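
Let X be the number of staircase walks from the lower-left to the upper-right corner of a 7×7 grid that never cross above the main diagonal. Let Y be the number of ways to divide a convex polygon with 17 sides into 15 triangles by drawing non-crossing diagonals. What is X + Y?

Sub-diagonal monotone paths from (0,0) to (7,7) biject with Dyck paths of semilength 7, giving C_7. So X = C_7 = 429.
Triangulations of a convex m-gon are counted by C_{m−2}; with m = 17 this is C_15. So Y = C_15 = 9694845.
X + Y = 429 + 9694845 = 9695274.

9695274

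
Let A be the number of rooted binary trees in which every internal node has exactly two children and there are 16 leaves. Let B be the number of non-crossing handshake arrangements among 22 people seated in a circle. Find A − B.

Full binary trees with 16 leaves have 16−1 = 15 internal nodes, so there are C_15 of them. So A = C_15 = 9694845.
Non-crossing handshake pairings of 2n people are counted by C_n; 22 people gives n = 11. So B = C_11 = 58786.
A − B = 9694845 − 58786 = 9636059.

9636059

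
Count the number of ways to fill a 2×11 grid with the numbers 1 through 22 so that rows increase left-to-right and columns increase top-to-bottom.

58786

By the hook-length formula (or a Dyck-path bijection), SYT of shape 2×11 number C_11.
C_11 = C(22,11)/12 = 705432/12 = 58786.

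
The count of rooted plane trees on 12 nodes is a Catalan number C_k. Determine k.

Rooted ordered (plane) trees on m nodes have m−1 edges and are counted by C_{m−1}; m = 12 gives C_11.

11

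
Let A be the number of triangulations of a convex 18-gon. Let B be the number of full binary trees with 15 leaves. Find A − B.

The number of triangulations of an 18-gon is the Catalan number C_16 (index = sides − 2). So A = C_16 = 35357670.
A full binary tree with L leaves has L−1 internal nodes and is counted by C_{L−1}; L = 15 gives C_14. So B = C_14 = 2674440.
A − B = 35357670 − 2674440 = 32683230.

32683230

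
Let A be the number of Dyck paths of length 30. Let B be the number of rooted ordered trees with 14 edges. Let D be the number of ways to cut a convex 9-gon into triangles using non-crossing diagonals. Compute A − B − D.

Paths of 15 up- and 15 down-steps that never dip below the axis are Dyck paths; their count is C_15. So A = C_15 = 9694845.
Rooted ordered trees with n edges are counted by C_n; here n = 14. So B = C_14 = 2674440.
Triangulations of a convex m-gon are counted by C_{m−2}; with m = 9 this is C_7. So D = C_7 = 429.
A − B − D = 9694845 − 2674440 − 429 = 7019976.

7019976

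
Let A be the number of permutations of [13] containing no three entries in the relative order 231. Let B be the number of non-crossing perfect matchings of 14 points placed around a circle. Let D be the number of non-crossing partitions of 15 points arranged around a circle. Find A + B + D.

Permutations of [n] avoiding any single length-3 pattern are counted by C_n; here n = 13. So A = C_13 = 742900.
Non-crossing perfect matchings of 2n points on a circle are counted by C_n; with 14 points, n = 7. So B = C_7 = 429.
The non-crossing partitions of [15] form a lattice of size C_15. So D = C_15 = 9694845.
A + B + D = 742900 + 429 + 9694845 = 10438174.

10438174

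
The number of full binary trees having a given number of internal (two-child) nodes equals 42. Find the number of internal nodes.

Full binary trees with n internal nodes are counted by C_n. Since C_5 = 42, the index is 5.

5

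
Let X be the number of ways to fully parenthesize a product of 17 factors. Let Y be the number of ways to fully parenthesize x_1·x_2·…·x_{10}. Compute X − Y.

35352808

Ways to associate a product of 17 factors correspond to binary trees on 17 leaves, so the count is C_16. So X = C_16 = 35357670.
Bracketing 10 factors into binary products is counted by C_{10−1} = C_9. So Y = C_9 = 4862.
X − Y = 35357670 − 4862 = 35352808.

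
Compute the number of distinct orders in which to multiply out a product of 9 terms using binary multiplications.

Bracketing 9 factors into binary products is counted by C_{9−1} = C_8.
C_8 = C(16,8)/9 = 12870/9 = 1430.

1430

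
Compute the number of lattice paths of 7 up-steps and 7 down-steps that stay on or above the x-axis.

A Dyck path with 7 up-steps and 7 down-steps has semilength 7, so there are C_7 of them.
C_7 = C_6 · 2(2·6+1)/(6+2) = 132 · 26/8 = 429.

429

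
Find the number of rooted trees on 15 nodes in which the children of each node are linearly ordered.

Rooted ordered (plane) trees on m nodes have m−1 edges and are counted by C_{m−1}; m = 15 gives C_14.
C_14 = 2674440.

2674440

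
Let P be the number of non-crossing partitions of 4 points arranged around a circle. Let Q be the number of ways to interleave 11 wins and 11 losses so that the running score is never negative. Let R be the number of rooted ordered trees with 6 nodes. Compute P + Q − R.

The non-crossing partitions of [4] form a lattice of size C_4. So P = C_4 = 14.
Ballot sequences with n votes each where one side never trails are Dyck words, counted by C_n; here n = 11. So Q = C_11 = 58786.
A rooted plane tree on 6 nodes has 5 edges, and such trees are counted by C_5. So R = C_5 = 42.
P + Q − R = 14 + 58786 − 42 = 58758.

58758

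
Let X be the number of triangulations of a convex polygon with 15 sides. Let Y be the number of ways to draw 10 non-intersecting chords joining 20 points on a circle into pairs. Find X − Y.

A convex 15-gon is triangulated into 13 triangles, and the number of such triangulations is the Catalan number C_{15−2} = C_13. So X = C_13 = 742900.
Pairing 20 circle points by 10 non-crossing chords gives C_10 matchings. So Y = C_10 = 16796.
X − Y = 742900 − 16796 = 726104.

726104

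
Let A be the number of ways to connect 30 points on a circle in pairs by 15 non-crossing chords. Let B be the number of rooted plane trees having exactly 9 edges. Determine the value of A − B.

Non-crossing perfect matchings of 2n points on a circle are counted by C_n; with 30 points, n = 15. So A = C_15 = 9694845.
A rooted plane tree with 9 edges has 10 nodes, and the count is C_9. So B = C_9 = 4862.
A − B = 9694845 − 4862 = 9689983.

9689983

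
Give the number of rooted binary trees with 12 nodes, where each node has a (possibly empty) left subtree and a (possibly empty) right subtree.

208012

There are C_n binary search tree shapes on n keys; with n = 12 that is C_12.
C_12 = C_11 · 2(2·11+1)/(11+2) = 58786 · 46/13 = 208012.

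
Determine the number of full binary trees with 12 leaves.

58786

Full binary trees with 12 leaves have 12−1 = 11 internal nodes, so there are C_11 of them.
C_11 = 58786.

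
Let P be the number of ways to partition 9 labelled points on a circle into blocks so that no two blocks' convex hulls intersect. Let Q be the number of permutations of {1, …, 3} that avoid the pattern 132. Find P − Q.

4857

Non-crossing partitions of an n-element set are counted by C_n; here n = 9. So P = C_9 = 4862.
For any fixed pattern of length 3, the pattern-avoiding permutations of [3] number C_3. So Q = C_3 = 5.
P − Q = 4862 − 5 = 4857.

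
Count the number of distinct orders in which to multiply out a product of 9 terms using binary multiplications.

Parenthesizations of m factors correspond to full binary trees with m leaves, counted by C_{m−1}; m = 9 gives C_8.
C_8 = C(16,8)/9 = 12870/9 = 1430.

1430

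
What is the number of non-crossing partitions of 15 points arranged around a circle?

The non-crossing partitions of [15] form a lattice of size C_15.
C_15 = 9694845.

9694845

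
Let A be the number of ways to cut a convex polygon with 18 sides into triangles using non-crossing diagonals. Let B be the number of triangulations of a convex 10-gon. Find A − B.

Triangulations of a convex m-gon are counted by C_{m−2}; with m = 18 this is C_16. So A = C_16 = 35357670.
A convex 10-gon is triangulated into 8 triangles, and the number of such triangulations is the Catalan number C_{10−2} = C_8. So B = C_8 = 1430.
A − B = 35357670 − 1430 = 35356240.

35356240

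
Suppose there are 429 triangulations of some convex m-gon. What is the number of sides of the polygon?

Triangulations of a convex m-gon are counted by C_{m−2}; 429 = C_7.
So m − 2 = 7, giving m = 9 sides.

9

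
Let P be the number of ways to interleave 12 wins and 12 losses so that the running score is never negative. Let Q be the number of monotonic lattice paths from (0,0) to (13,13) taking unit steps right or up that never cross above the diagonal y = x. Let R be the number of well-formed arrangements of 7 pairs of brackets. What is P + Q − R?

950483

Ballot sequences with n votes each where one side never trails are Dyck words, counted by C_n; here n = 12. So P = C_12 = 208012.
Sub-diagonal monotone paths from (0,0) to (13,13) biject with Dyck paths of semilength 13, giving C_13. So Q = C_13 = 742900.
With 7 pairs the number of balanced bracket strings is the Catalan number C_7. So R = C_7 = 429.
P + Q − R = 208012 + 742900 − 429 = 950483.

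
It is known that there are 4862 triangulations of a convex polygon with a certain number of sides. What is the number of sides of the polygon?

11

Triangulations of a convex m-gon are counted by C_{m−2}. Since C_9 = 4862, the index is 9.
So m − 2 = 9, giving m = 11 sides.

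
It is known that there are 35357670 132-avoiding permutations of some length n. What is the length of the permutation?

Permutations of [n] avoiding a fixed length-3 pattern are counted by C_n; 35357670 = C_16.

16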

▶ **What the task asks**
Output exactly the lines from the one containing "Let P be the number of ways to interleave" through the last line of the records, both included. Output nothing else.

▶ **Task result**
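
Let P be the number of ways to interleave 12 wins and 12 losses so that the running score is never negative. Let Q be the number of monotonic lattice paths from (0,0) to (13,13) taking unit steps right or up that never cross above the diagonal y = x. Let R be the number of well-formed arrangements of 7 pairs of brackets. What is P + Q − R?

950483

Ballot sequences with n votes each where one side never trails are Dyck words, counted by C_n; here n = 12. So P = C_12 = 208012.
Sub-diagonal monotone paths from (0,0) to (13,13) biject with Dyck paths of semilength 13, giving C_13. So Q = C_13 = 742900.
With 7 pairs the number of balanced bracket strings is the Catalan number C_7. So R = C_7 = 429.
P + Q − R = 208012 + 742900 − 429 = 950483.

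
It is known that there are 4862 triangulations of a convex polygon with a certain number of sides. What is the number of sides of the polygon?

11

Triangulations of a convex m-gon are counted by C_{m−2}. Since C_9 = 4862, the index is 9.
So m − 2 = 9, giving m = 11 sides.

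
It is known that there are 35357670 132-avoiding permutations of some length n. What is the length of the permutation?

Permutations of [n] avoiding a fixed length-3 pattern are counted by C_n; 35357670 = C_16.

16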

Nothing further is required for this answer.